INSTRUCTIONS FOR THE TASK >>
Please copy, word for word, the line that contains "output Y <- N5" and every line after it through the end of the records, and nothing more.

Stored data
***
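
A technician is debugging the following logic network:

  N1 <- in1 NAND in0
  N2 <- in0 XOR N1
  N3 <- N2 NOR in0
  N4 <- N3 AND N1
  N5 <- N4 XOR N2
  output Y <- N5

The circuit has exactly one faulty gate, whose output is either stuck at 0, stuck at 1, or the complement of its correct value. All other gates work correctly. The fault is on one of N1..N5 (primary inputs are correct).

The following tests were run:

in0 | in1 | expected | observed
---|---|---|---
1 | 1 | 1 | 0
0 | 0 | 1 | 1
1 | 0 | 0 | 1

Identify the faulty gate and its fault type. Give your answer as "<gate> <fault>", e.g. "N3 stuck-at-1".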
***
EXERCISE RESPONSE >>
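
  output Y <- N5

The circuit has exactly one faulty gate, whose output is either stuck at 0, stuck at 1, or the complement of its correct value. All other gates work correctly. The fault is on one of N1..N5 (primary inputs are correct).

The following tests were run:

in0 | in1 | expected | observed
---|---|---|---
1 | 1 | 1 | 0
0 | 0 | 1 | 1
1 | 0 | 0 | 1

Identify the faulty gate and its fault type. Give your answer as "<gate> <fault>", e.g. "N3 stuck-at-1".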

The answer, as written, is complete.